All lines below are to be transcribed exactly.

Source data:

>>

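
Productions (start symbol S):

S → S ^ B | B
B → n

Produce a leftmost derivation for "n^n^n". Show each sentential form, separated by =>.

S=>S^B=>S^B^B=>B^B^B=>n^B^B=>n^n^B=>n^n^n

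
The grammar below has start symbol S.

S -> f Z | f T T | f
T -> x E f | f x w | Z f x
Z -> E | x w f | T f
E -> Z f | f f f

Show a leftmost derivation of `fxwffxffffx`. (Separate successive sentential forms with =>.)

S => fTT   [S -> f T T]
fTT => fZfxT   [T -> Z f x]
fZfxT => fxwffxT   [Z -> x w f]
fxwffxT => fxwffxZfx   [T -> Z f x]
fxwffxZfx => fxwffxEfx   [Z -> E]
fxwffxEfx => fxwffxffffx   [E -> f f f]

S=>fTT=>fZfxT=>fxwffxT=>fxwffxZfx=>fxwffxEfx=>fxwffxffffx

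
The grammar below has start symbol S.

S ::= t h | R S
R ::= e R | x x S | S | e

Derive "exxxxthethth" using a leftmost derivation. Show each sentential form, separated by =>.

S => RS   [S ::= R S]
RS => eRS   [R ::= e R]
eRS => exxSS   [R ::= x x S]
exxSS => exxRSS   [S ::= R S]
exxRSS => exxxxSSS   [R ::= x x S]
exxxxSSS => exxxxthSS   [S ::= t h]
exxxxthSS => exxxxthRSS   [S ::= R S]
exxxxthRSS => exxxxtheSS   [R ::= e]
exxxxtheSS => exxxxthethS   [S ::= t h]
exxxxthethS => exxxxthethth   [S ::= t h]

S=>RS=>eRS=>exxSS=>exxRSS=>exxxxSSS=>exxxxthSS=>exxxxthRSS=>exxxxtheSS=>exxxxthethS=>exxxxthethth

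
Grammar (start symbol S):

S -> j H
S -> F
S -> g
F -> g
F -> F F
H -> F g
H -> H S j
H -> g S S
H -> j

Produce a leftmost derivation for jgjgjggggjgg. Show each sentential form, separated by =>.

S=>jH=>jgSS=>jgjHS=>jgjgSSS=>jgjgjHSS=>jgjgjHSjSS=>jgjgjgSSSjSS=>jgjgjggSSjSS=>jgjgjgggSjSS=>jgjgjggggjSS=>jgjgjggggjgS=>jgjgjggggjgg

S => jH   [S -> j H]
jH => jgSS   [H -> g S S]
jgSS => jgjHS   [S -> j H]
jgjHS => jgjgSSS   [H -> g S S]
jgjgSSS => jgjgjHSS   [S -> j H]
jgjgjHSS => jgjgjHSjSS   [H -> H S j]
jgjgjHSjSS => jgjgjgSSSjSS   [H -> g S S]
jgjgjgSSSjSS => jgjgjggSSjSS   [S -> g]
jgjgjggSSjSS => jgjgjgggSjSS   [S -> g]
jgjgjgggSjSS => jgjgjggggjSS   [S -> g]
jgjgjggggjSS => jgjgjggggjgS   [S -> g]
jgjgjggggjgS => jgjgjggggjgg   [S -> g]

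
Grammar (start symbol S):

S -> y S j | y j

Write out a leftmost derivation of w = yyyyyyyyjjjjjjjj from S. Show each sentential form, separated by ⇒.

S ⇒ ySj ⇒ yySjj ⇒ yyySjjj ⇒ yyyySjjjj ⇒ yyyyySjjjjj ⇒ yyyyyySjjjjjj ⇒ yyyyyyySjjjjjjj ⇒ yyyyyyyyjjjjjjjj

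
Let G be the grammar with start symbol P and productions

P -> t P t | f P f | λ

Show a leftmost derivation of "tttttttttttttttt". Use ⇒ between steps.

P ⇒ tPt   [P -> t P t]
tPt ⇒ ttPtt   [P -> t P t]
ttPtt ⇒ tttPttt   [P -> t P t]
tttPttt ⇒ ttttPtttt   [P -> t P t]
ttttPtttt ⇒ tttttPttttt   [P -> t P t]
tttttPttttt ⇒ ttttttPtttttt   [P -> t P t]
ttttttPtttttt ⇒ tttttttPttttttt   [P -> t P t]
tttttttPttttttt ⇒ ttttttttPtttttttt   [P -> t P t]
ttttttttPtttttttt ⇒ tttttttttttttttt   [P -> λ]

P ⇒ tPt ⇒ ttPtt ⇒ tttPttt ⇒ ttttPtttt ⇒ tttttPttttt ⇒ ttttttPtttttt ⇒ tttttttPttttttt ⇒ ttttttttPtttttttt ⇒ tttttttttttttttt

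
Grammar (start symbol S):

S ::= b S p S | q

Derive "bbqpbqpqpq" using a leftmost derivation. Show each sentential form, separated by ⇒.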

<<

### [Response to the task]
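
Productions (start symbol S):

S → S ^ B | B
B → n

Produce a leftmost derivation for "n^n^n". Show each sentential form, separated by =>.

S=>S^B=>S^B^B=>B^B^B=>n^B^B=>n^n^B=>n^n^n

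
The grammar below has start symbol S.

S -> f Z | f T T | f
T -> x E f | f x w | Z f x
Z -> E | x w f | T f
E -> Z f | f f f

Show a leftmost derivation of `fxwffxffffx`. (Separate successive sentential forms with =>.)

S => fTT   [S -> f T T]
fTT => fZfxT   [T -> Z f x]
fZfxT => fxwffxT   [Z -> x w f]
fxwffxT => fxwffxZfx   [T -> Z f x]
fxwffxZfx => fxwffxEfx   [Z -> E]
fxwffxEfx => fxwffxffffx   [E -> f f f]

S=>fTT=>fZfxT=>fxwffxT=>fxwffxZfx=>fxwffxEfx=>fxwffxffffx

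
The grammar below has start symbol S.

S ::= t h | R S
R ::= e R | x x S | S | e

Derive "exxxxthethth" using a leftmost derivation. Show each sentential form, separated by =>.

S => RS   [S ::= R S]
RS => eRS   [R ::= e R]
eRS => exxSS   [R ::= x x S]
exxSS => exxRSS   [S ::= R S]
exxRSS => exxxxSSS   [R ::= x x S]
exxxxSSS => exxxxthSS   [S ::= t h]
exxxxthSS => exxxxthRSS   [S ::= R S]
exxxxthRSS => exxxxtheSS   [R ::= e]
exxxxtheSS => exxxxthethS   [S ::= t h]
exxxxthethS => exxxxthethth   [S ::= t h]

S=>RS=>eRS=>exxSS=>exxRSS=>exxxxSSS=>exxxxthSS=>exxxxthRSS=>exxxxtheSS=>exxxxthethS=>exxxxthethth

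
Grammar (start symbol S):

S -> j H
S -> F
S -> g
F -> g
F -> F F
H -> F g
H -> H S j
H -> g S S
H -> j

Produce a leftmost derivation for jgjgjggggjgg. Show each sentential form, separated by =>.

S=>jH=>jgSS=>jgjHS=>jgjgSSS=>jgjgjHSS=>jgjgjHSjSS=>jgjgjgSSSjSS=>jgjgjggSSjSS=>jgjgjgggSjSS=>jgjgjggggjSS=>jgjgjggggjgS=>jgjgjggggjgg

S => jH   [S -> j H]
jH => jgSS   [H -> g S S]
jgSS => jgjHS   [S -> j H]
jgjHS => jgjgSSS   [H -> g S S]
jgjgSSS => jgjgjHSS   [S -> j H]
jgjgjHSS => jgjgjHSjSS   [H -> H S j]
jgjgjHSjSS => jgjgjgSSSjSS   [H -> g S S]
jgjgjgSSSjSS => jgjgjggSSjSS   [S -> g]
jgjgjggSSjSS => jgjgjgggSjSS   [S -> g]
jgjgjgggSjSS => jgjgjggggjSS   [S -> g]
jgjgjggggjSS => jgjgjggggjgS   [S -> g]
jgjgjggggjgS => jgjgjggggjgg   [S -> g]

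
Grammar (start symbol S):

S -> y S j | y j

Write out a leftmost derivation of w = yyyyyyyyjjjjjjjj from S. Show each sentential form, separated by ⇒.

S ⇒ ySj ⇒ yySjj ⇒ yyySjjj ⇒ yyyySjjjj ⇒ yyyyySjjjjj ⇒ yyyyyySjjjjjj ⇒ yyyyyyySjjjjjjj ⇒ yyyyyyyyjjjjjjjj

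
Let G be the grammar with start symbol P and productions

P -> t P t | f P f | λ

Show a leftmost derivation of "tttttttttttttttt". Use ⇒ between steps.

P ⇒ tPt   [P -> t P t]
tPt ⇒ ttPtt   [P -> t P t]
ttPtt ⇒ tttPttt   [P -> t P t]
tttPttt ⇒ ttttPtttt   [P -> t P t]
ttttPtttt ⇒ tttttPttttt   [P -> t P t]
tttttPttttt ⇒ ttttttPtttttt   [P -> t P t]
ttttttPtttttt ⇒ tttttttPttttttt   [P -> t P t]
tttttttPttttttt ⇒ ttttttttPtttttttt   [P -> t P t]
ttttttttPtttttttt ⇒ tttttttttttttttt   [P -> λ]

P ⇒ tPt ⇒ ttPtt ⇒ tttPttt ⇒ ttttPtttt ⇒ tttttPttttt ⇒ ttttttPtttttt ⇒ tttttttPttttttt ⇒ ttttttttPtttttttt ⇒ tttttttttttttttt

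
Grammar (start symbol S):

S ::= b S p S | q

Derive "bbqpbqpqpq" using a leftmost derivation. Show each sentential form, separated by ⇒.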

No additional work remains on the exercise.